» Action item
Each entry below needs to be retyped exactly as given.

(Stored data)

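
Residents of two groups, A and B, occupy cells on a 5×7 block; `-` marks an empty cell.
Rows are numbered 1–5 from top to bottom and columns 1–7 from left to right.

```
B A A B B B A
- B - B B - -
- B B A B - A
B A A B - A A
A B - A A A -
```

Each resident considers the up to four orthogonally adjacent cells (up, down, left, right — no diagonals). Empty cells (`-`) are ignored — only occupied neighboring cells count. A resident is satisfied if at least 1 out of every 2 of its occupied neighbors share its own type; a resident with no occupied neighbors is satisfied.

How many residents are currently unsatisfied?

11

Row 1: (1,1)B 0/1 not · (1,2)A 1/3 not · (1,3)A 1/2 satisfied · (1,4)B 2/3 satisfied · (1,5)B 3/3 satisfied · (1,6)B 1/2 satisfied · (1,7)A 0/1 not
Row 2: (2,2)B 1/2 satisfied · (2,4)B 2/3 satisfied · (2,5)B 3/3 satisfied
Row 3: (3,2)B 2/3 satisfied · (3,3)B 1/3 not · (3,4)A 0/4 not · (3,5)B 1/2 satisfied · (3,7)A 1/1 satisfied
Row 4: (4,1)B 0/2 not · (4,2)A 1/4 not · (4,3)A 1/3 not · (4,4)B 0/3 not · (4,6)A 2/2 satisfied · (4,7)A 2/2 satisfied
Row 5: (5,1)A 0/2 not · (5,2)B 0/2 not · (5,4)A 1/2 satisfied · (5,5)A 2/2 satisfied · (5,6)A 2/2 satisfied
Unsatisfied: (1,1), (1,2), (1,7), (3,3), (3,4), (4,1), (4,2), (4,3), (4,4), (5,1), (5,2) — 11 in total.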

(End Stored data)

» Your solution
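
Residents of two groups, A and B, occupy cells on a 5×7 block; `-` marks an empty cell.
Rows are numbered 1–5 from top to bottom and columns 1–7 from left to right.

```
B A A B B B A
- B - B B - -
- B B A B - A
B A A B - A A
A B - A A A -
```

Each resident considers the up to four orthogonally adjacent cells (up, down, left, right — no diagonals). Empty cells (`-`) are ignored — only occupied neighboring cells count. A resident is satisfied if at least 1 out of every 2 of its occupied neighbors share its own type; a resident with no occupied neighbors is satisfied.

How many residents are currently unsatisfied?

11

Row 1: (1,1)B 0/1 not · (1,2)A 1/3 not · (1,3)A 1/2 satisfied · (1,4)B 2/3 satisfied · (1,5)B 3/3 satisfied · (1,6)B 1/2 satisfied · (1,7)A 0/1 not
Row 2: (2,2)B 1/2 satisfied · (2,4)B 2/3 satisfied · (2,5)B 3/3 satisfied
Row 3: (3,2)B 2/3 satisfied · (3,3)B 1/3 not · (3,4)A 0/4 not · (3,5)B 1/2 satisfied · (3,7)A 1/1 satisfied
Row 4: (4,1)B 0/2 not · (4,2)A 1/4 not · (4,3)A 1/3 not · (4,4)B 0/3 not · (4,6)A 2/2 satisfied · (4,7)A 2/2 satisfied
Row 5: (5,1)A 0/2 not · (5,2)B 0/2 not · (5,4)A 1/2 satisfied · (5,5)A 2/2 satisfied · (5,6)A 2/2 satisfied
Unsatisfied: (1,1), (1,2), (1,7), (3,3), (3,4), (4,1), (4,2), (4,3), (4,4), (5,1), (5,2) — 11 in total.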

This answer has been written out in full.